**PROVIDED ENTRIES:**
____

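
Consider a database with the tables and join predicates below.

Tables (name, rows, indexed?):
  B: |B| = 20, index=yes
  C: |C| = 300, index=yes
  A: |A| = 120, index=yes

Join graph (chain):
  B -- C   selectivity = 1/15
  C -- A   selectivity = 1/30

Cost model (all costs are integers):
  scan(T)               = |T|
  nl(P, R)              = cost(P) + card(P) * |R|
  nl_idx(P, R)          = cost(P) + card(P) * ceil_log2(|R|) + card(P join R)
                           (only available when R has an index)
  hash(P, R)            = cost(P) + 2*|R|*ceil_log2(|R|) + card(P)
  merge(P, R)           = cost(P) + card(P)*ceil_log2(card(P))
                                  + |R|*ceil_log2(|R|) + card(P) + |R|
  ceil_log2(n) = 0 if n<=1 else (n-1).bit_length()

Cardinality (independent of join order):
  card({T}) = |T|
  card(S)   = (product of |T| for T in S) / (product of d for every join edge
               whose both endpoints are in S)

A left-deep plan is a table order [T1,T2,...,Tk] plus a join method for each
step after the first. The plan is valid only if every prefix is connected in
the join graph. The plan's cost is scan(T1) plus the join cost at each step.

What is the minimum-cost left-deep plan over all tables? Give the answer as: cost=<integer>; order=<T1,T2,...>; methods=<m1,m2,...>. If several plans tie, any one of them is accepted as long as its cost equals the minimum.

cost=2680; order=B,C,A; methods=nl_idx,hash

Selinger DP (subsets sized 1..n):
  {B}: scan cost=20, card=20
  {C}: scan cost=300, card=300
  {A}: scan cost=120, card=120
  {BC}: card=400; try (C,nl_idx)→600, (B,hash)→800, (B,nl_idx)→2200, (C,merge)→3140, (B,merge)→3420, (C,hash)→5440 …(+2); best=600 via (C,nl_idx)
  {AC}: card=1200; try (A,hash)→2280, (C,nl_idx)→2400, (A,nl_idx)→3600, (C,merge)→4080, (A,merge)→4260, (C,hash)→5640 …(+2); best=2280 via (A,hash)
  {ABC}: card=1600; try (A,hash)→2680, (B,hash)→3680, (A,nl_idx)→5000, (A,merge)→5560, (B,nl_idx)→9880, (B,merge)→16800 …(+2); best=2680 via (A,hash)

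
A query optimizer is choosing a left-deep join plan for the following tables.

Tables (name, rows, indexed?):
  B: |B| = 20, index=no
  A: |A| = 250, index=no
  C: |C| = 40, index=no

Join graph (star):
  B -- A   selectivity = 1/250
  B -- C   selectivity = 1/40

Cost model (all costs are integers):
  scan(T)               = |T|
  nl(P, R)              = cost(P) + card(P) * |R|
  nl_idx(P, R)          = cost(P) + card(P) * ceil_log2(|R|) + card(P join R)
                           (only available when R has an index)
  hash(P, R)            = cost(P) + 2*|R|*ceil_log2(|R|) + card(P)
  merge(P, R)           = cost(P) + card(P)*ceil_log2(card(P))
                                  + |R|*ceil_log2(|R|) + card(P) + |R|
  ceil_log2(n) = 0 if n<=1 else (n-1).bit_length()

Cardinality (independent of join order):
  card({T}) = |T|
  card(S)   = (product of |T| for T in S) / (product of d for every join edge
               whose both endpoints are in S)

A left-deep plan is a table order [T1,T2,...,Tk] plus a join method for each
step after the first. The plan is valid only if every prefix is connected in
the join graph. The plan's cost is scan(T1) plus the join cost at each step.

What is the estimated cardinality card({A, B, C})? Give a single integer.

Tables in S: A(250), B(20), C(40)
Edges inside S: B-A(d=250), B-C(d=40)
numerator = 250 * 20 * 40 = 200000
denominator = 250 * 40 = 10000
card(S) = 200000 / 10000 = 20

20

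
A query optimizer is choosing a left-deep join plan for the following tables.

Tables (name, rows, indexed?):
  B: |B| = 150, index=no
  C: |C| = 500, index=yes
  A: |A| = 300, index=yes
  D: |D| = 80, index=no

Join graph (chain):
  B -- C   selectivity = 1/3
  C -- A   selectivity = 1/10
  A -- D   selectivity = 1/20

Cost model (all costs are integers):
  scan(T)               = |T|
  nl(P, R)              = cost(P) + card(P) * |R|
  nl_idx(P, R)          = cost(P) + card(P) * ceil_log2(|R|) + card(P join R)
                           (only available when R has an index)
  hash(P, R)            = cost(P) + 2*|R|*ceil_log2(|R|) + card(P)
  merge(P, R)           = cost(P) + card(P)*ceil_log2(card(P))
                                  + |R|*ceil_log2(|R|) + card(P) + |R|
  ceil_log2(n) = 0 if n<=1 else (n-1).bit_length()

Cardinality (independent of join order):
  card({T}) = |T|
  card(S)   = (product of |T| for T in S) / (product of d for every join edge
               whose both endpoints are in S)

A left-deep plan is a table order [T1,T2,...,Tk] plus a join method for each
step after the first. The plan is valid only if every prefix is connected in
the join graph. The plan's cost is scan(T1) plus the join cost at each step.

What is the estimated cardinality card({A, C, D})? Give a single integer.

60000

Tables in S: A(300), C(500), D(80)
Edges inside S: C-A(d=10), A-D(d=20)
numerator = 300 * 500 * 80 = 12000000
denominator = 10 * 20 = 200
card(S) = 12000000 / 200 = 60000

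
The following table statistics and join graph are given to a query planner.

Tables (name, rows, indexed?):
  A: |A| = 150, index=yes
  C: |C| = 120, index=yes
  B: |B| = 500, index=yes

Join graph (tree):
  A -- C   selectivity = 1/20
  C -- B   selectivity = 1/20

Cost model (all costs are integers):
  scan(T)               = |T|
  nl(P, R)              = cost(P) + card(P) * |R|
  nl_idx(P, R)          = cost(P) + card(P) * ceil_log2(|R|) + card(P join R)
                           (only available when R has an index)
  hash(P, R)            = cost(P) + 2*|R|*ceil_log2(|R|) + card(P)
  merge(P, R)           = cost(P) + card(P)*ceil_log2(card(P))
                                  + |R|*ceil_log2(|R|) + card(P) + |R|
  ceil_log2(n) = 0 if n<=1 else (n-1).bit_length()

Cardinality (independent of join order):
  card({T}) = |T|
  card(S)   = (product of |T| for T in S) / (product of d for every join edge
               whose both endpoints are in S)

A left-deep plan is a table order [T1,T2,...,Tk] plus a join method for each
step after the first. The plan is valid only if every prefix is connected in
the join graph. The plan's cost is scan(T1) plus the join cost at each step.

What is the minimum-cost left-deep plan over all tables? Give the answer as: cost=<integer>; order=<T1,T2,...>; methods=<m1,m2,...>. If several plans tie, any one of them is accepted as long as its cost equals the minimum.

cost=8080; order=B,C,A; methods=hash,hash

Selinger DP (subsets sized 1..n):
  {A}: scan cost=150, card=150
  {C}: scan cost=120, card=120
  {B}: scan cost=500, card=500
  {AC}: card=900; try (C,hash)→1980, (A,nl_idx)→1980, (C,nl_idx)→2100, (A,merge)→2430, (C,merge)→2460, (A,hash)→2640 …(+2); best=1980 via (C,hash)
  {BC}: card=3000; try (C,hash)→2680, (B,nl_idx)→4200, (B,merge)→6080, (C,merge)→6460, (C,nl_idx)→7000, (B,hash)→9240 …(+2); best=2680 via (C,hash)
  {ABC}: card=22500; try (A,hash)→8080, (B,hash)→11880, (B,merge)→16880, (B,nl_idx)→32580, (A,merge)→43030, (A,nl_idx)→49180 …(+2); best=8080 via (A,hash)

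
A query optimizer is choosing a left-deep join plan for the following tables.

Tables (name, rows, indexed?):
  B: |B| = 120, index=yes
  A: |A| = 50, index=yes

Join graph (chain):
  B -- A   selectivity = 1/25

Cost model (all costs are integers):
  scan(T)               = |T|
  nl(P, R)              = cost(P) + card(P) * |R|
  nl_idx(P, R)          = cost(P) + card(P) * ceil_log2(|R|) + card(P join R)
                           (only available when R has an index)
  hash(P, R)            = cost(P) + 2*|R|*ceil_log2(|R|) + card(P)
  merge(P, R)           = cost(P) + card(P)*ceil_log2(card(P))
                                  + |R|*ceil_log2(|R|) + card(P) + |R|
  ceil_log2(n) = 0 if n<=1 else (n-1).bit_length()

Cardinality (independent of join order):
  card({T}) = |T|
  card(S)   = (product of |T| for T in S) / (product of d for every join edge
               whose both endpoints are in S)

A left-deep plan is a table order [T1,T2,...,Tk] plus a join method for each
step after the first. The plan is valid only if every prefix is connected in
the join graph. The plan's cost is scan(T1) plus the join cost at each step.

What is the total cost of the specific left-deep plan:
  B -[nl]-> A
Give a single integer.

step 1: scan B: cost=120, card=120
step 2: join A via nl
    card(P join A) = 120*50/(25) = 240
    cost = 120 + 120*50 = 6120

6120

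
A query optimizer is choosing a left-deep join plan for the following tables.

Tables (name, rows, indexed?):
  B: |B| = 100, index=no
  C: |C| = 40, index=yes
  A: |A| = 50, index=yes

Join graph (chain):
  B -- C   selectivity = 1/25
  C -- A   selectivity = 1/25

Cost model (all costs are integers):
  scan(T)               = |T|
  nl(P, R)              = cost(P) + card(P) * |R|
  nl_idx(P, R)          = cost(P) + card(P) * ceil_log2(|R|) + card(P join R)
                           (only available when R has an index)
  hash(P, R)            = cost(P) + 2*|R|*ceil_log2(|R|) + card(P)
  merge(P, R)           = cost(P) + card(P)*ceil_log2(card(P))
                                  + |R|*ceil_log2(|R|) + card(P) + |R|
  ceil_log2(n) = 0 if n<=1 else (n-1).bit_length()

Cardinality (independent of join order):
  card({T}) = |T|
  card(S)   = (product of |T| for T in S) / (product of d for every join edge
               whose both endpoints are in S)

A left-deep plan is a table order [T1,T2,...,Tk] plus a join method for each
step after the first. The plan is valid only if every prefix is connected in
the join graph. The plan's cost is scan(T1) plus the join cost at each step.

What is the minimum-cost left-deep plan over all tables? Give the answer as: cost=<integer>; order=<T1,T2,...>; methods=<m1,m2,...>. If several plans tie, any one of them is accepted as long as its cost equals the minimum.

cost=1440; order=B,C,A; methods=hash,hash

Selinger DP (subsets sized 1..n):
  {B}: scan cost=100, card=100
  {C}: scan cost=40, card=40
  {A}: scan cost=50, card=50
  {BC}: card=160; try (C,hash)→680, (C,nl_idx)→860, (B,merge)→1120, (C,merge)→1180, (B,hash)→1480, (B,nl)→4040 …(+1); best=680 via (C,hash)
  {AC}: card=80; try (A,nl_idx)→360, (C,nl_idx)→430, (C,hash)→580, (A,merge)→670, (C,merge)→680, (A,hash)→680 …(+2); best=360 via (A,nl_idx)
  {ABC}: card=320; try (A,hash)→1440, (B,merge)→1800, (B,hash)→1840, (A,nl_idx)→1960, (A,merge)→2470, (B,nl)→8360 …(+1); best=1440 via (A,hash)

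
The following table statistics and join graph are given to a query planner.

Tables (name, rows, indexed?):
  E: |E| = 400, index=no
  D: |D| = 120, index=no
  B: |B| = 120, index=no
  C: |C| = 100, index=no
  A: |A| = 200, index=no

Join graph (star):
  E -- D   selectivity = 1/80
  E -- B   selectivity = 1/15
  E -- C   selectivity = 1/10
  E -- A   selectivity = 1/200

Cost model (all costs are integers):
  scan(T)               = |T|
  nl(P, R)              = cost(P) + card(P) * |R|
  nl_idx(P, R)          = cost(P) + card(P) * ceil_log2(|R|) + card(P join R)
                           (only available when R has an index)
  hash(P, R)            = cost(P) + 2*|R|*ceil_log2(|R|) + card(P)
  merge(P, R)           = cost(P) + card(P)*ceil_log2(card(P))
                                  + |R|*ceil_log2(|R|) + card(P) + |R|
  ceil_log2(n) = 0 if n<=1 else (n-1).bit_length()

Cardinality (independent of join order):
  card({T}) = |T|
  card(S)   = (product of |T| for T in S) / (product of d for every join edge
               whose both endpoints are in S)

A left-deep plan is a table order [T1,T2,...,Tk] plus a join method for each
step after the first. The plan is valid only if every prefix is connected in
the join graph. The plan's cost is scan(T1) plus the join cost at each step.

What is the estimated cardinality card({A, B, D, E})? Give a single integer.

Tables in S: A(200), B(120), D(120), E(400)
Edges inside S: E-D(d=80), E-B(d=15), E-A(d=200)
numerator = 200 * 120 * 120 * 400 = 1152000000
denominator = 80 * 15 * 200 = 240000
card(S) = 1152000000 / 240000 = 4800

4800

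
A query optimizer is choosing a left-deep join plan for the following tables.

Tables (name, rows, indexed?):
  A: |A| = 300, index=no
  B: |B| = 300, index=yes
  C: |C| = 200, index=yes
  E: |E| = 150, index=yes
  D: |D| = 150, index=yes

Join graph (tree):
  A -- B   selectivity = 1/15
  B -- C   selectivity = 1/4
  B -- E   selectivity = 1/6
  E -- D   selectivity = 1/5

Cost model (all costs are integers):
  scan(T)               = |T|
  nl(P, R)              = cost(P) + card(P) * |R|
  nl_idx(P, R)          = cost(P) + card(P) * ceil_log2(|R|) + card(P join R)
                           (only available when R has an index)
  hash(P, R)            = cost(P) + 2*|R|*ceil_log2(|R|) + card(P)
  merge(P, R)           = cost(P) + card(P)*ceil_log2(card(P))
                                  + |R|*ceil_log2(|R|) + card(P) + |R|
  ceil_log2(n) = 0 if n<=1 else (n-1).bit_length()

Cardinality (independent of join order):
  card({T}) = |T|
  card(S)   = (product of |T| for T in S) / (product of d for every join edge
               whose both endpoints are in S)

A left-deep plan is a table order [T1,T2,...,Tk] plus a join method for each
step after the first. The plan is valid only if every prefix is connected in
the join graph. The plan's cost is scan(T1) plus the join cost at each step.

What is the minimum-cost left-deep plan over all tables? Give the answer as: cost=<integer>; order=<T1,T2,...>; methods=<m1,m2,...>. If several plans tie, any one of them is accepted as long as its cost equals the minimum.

cost=4670000; order=A,B,E,D,C; methods=hash,hash,hash,hash

Selinger DP (subsets sized 1..n):
  {A}: scan cost=300, card=300
  {B}: scan cost=300, card=300
  {C}: scan cost=200, card=200
  {E}: scan cost=150, card=150
  {D}: scan cost=150, card=150
  {AB}: card=6000; try (B,hash)→6000, (A,hash)→6000, (B,merge)→6300, (A,merge)→6300, (B,nl_idx)→9000, (B,nl)→90300 …(+1); best=6000 via (B,hash)
  {BC}: card=15000; try (C,hash)→3800, (B,merge)→5000, (C,merge)→5100, (B,hash)→5800, (B,nl_idx)→17000, (C,nl_idx)→17700 …(+2); best=3800 via (C,hash)
  {BE}: card=7500; try (E,hash)→3000, (B,merge)→4500, (E,merge)→4650, (B,hash)→5700, (B,nl_idx)→9000, (E,nl_idx)→10200 …(+2); best=3000 via (E,hash)
  {DE}: card=4500; try (E,hash)→2700, (D,hash)→2700, (E,merge)→2850, (D,merge)→2850, (E,nl_idx)→5850, (D,nl_idx)→5850 …(+2); best=2700 via (E,hash)
  {ABC}: card=300000; try (C,hash)→15200, (A,hash)→24200, (C,merge)→91800, (A,merge)→231800, (C,nl_idx)→354000, (C,nl)→1206000 …(+1); best=15200 via (C,hash)
  {ABE}: card=150000; try (E,hash)→14400, (A,hash)→15900, (E,merge)→91350, (A,merge)→111000, (E,nl_idx)→204000, (E,nl)→906000 …(+1); best=14400 via (E,hash)
  {BCE}: card=375000; try (C,hash)→13700, (E,hash)→21200, (C,merge)→109800, (E,merge)→230150, (C,nl_idx)→438000, (E,nl_idx)→498800 …(+2); best=13700 via (C,hash)
  {BDE}: card=225000; try (B,hash)→12600, (D,hash)→12900, (B,merge)→68700, (D,merge)→109350, (B,nl_idx)→268200, (D,nl_idx)→288000 …(+2); best=12600 via (B,hash)
  {ABCE}: card=7500000; try (C,hash)→167600, (E,hash)→317600, (A,hash)→394100, (C,merge)→2866200, (E,merge)→6016550, (A,merge)→7516700 …(+5); best=167600 via (C,hash)
  {ABDE}: card=4500000; try (D,hash)→166800, (A,hash)→243000, (D,merge)→2865750, (A,merge)→4290600, (D,nl_idx)→5714400, (D,nl)→22514400 …(+1); best=166800 via (D,hash)
  {BCDE}: card=11250000; try (C,hash)→240800, (D,hash)→391100, (C,merge)→4289400, (D,merge)→7515050, (C,nl_idx)→13062600, (D,nl_idx)→14263700 …(+2); best=240800 via (C,hash)
  {ABCDE}: card=225000000; try (C,hash)→4670000, (D,hash)→7670000, (A,hash)→11496200, (C,merge)→108168600, (D,merge)→180168950, (C,nl_idx)→261166800 …(+5); best=4670000 via (C,hash)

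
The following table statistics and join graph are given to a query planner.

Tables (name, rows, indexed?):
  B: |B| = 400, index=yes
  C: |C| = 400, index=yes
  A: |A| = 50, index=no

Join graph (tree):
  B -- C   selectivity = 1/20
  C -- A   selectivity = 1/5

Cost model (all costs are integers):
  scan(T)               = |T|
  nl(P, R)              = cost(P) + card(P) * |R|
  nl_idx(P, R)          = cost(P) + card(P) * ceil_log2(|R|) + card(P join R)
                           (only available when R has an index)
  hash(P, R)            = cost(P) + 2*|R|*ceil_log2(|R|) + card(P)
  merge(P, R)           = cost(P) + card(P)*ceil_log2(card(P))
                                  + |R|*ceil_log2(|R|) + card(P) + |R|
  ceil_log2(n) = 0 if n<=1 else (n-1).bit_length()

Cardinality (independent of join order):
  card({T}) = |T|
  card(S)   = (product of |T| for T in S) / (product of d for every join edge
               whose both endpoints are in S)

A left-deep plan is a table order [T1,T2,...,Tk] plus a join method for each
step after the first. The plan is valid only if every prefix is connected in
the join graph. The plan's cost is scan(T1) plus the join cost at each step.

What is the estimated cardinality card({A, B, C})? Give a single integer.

Tables in S: A(50), B(400), C(400)
Edges inside S: B-C(d=20), C-A(d=5)
numerator = 50 * 400 * 400 = 8000000
denominator = 20 * 5 = 100
card(S) = 8000000 / 100 = 80000

80000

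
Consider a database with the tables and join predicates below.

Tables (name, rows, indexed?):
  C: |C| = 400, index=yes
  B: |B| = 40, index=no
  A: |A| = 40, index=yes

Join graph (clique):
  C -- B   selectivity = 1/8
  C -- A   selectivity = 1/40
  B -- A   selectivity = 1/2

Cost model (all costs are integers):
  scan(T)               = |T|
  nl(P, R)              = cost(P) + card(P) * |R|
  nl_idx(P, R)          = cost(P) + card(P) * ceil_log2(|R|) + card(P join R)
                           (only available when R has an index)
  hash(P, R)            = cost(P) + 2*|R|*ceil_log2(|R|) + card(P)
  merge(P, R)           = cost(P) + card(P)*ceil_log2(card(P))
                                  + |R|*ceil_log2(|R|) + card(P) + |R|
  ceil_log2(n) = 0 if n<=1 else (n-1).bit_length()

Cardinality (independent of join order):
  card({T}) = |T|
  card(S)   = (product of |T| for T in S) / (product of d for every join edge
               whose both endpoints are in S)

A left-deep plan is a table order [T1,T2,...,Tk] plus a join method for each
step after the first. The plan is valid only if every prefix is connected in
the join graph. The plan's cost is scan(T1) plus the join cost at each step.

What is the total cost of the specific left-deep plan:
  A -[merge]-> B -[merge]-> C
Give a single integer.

step 1: scan A: cost=40, card=40
step 2: join B via merge
    card(P join B) = 40*40/(2) = 800
    cost = 40 + 40*6 + 40*6 + 40 + 40 = 600
step 3: join C via merge
    card(P join C) = 800*400/(8*40) = 1000
    cost = 600 + 800*10 + 400*9 + 800 + 400 = 13400

13400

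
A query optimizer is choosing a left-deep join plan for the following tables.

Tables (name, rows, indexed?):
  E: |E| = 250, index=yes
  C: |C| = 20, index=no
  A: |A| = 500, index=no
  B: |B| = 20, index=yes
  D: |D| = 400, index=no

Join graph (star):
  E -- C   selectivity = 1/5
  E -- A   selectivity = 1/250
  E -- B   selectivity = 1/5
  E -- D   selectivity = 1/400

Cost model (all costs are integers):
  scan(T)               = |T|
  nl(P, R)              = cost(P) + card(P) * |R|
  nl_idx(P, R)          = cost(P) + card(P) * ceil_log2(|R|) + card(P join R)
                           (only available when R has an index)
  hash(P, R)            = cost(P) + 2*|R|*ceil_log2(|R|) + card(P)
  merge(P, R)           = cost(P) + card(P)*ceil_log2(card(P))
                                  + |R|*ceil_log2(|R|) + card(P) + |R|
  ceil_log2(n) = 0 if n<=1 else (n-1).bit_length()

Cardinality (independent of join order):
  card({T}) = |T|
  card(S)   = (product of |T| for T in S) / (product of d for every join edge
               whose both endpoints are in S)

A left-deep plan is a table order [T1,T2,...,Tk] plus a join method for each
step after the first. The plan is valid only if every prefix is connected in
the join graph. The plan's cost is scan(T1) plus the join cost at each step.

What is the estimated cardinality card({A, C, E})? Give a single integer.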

____

**DIRECTIONS:** Up to and including the line containing "selectivity = 1/30", please write out the listing exactly, starting from its first line.

**ANSWER TO THIS PROBLEM:**
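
Consider a database with the tables and join predicates below.

Tables (name, rows, indexed?):
  B: |B| = 20, index=yes
  C: |C| = 300, index=yes
  A: |A| = 120, index=yes

Join graph (chain):
  B -- C   selectivity = 1/15
  C -- A   selectivity = 1/30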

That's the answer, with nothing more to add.